___ Material to process ___
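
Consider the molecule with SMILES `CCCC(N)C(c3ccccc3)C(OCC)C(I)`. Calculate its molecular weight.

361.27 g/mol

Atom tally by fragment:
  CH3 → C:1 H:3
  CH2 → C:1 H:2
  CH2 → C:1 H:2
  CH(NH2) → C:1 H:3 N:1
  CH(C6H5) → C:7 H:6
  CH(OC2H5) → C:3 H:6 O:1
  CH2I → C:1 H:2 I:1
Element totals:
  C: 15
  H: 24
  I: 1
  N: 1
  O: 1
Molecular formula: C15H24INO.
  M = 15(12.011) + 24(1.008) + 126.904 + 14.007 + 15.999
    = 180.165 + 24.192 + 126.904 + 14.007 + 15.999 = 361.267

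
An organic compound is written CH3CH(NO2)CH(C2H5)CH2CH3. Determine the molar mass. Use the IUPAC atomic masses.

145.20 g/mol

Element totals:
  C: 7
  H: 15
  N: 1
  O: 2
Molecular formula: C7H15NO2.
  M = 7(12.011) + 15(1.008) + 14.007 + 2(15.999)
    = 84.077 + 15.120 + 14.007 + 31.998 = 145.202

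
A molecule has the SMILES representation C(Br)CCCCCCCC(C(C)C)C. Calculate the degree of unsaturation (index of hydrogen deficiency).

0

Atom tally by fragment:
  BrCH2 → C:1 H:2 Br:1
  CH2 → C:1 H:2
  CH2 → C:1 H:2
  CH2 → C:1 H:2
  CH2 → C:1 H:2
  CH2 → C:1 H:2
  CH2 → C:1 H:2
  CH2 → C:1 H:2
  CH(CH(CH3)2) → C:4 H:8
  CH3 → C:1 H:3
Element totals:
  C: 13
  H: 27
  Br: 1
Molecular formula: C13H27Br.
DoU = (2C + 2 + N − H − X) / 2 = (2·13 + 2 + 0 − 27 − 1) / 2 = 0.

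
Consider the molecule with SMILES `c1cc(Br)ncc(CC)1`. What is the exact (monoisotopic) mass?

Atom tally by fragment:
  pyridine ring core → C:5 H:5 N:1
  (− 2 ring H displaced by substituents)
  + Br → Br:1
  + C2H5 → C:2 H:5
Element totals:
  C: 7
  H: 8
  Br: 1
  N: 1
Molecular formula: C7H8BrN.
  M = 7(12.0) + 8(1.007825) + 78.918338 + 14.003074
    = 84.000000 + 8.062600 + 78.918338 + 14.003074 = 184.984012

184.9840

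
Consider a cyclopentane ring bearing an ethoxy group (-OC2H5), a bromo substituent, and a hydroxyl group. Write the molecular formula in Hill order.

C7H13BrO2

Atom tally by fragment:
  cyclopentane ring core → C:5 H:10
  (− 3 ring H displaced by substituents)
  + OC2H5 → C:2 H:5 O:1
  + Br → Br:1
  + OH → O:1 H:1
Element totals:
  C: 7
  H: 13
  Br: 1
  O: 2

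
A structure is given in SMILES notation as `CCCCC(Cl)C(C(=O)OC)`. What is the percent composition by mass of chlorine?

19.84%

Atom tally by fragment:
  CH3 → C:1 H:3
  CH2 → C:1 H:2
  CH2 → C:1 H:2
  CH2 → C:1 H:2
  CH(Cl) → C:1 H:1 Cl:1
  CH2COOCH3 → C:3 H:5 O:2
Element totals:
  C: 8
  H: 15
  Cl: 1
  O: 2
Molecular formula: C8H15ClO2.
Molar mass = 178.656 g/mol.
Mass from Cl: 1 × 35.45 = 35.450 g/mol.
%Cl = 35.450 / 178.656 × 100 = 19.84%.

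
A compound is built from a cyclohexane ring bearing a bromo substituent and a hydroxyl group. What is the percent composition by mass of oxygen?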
___
_Task requirements:_
Word for word, write out each of the records shown above.

_Your response:_
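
Consider the molecule with SMILES `CCCC(N)C(c3ccccc3)C(OCC)C(I)`. Calculate its molecular weight.

361.27 g/mol

Atom tally by fragment:
  CH3 → C:1 H:3
  CH2 → C:1 H:2
  CH2 → C:1 H:2
  CH(NH2) → C:1 H:3 N:1
  CH(C6H5) → C:7 H:6
  CH(OC2H5) → C:3 H:6 O:1
  CH2I → C:1 H:2 I:1
Element totals:
  C: 15
  H: 24
  I: 1
  N: 1
  O: 1
Molecular formula: C15H24INO.
  M = 15(12.011) + 24(1.008) + 126.904 + 14.007 + 15.999
    = 180.165 + 24.192 + 126.904 + 14.007 + 15.999 = 361.267

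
An organic compound is written CH3CH(NO2)CH(C2H5)CH2CH3. Determine the molar mass. Use the IUPAC atomic masses.

145.20 g/mol

Element totals:
  C: 7
  H: 15
  N: 1
  O: 2
Molecular formula: C7H15NO2.
  M = 7(12.011) + 15(1.008) + 14.007 + 2(15.999)
    = 84.077 + 15.120 + 14.007 + 31.998 = 145.202

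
A molecule has the SMILES representation C(Br)CCCCCCCC(C(C)C)C. Calculate the degree of unsaturation (index of hydrogen deficiency).

0

Atom tally by fragment:
  BrCH2 → C:1 H:2 Br:1
  CH2 → C:1 H:2
  CH2 → C:1 H:2
  CH2 → C:1 H:2
  CH2 → C:1 H:2
  CH2 → C:1 H:2
  CH2 → C:1 H:2
  CH2 → C:1 H:2
  CH(CH(CH3)2) → C:4 H:8
  CH3 → C:1 H:3
Element totals:
  C: 13
  H: 27
  Br: 1
Molecular formula: C13H27Br.
DoU = (2C + 2 + N − H − X) / 2 = (2·13 + 2 + 0 − 27 − 1) / 2 = 0.

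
Consider the molecule with SMILES `c1cc(Br)ncc(CC)1`. What is the exact (monoisotopic) mass?

Atom tally by fragment:
  pyridine ring core → C:5 H:5 N:1
  (− 2 ring H displaced by substituents)
  + Br → Br:1
  + C2H5 → C:2 H:5
Element totals:
  C: 7
  H: 8
  Br: 1
  N: 1
Molecular formula: C7H8BrN.
  M = 7(12.0) + 8(1.007825) + 78.918338 + 14.003074
    = 84.000000 + 8.062600 + 78.918338 + 14.003074 = 184.984012

184.9840

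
Consider a cyclopentane ring bearing an ethoxy group (-OC2H5), a bromo substituent, and a hydroxyl group. Write the molecular formula in Hill order.

C7H13BrO2

Atom tally by fragment:
  cyclopentane ring core → C:5 H:10
  (− 3 ring H displaced by substituents)
  + OC2H5 → C:2 H:5 O:1
  + Br → Br:1
  + OH → O:1 H:1
Element totals:
  C: 7
  H: 13
  Br: 1
  O: 2

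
A structure is given in SMILES notation as `CCCCC(Cl)C(C(=O)OC)`. What is the percent composition by mass of chlorine?

19.84%

Atom tally by fragment:
  CH3 → C:1 H:3
  CH2 → C:1 H:2
  CH2 → C:1 H:2
  CH2 → C:1 H:2
  CH(Cl) → C:1 H:1 Cl:1
  CH2COOCH3 → C:3 H:5 O:2
Element totals:
  C: 8
  H: 15
  Cl: 1
  O: 2
Molecular formula: C8H15ClO2.
Molar mass = 178.656 g/mol.
Mass from Cl: 1 × 35.45 = 35.450 g/mol.
%Cl = 35.450 / 178.656 × 100 = 19.84%.

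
A compound is built from a cyclohexane ring bearing a bromo substituent and a hydroxyl group. What is the percent composition by mass of oxygen?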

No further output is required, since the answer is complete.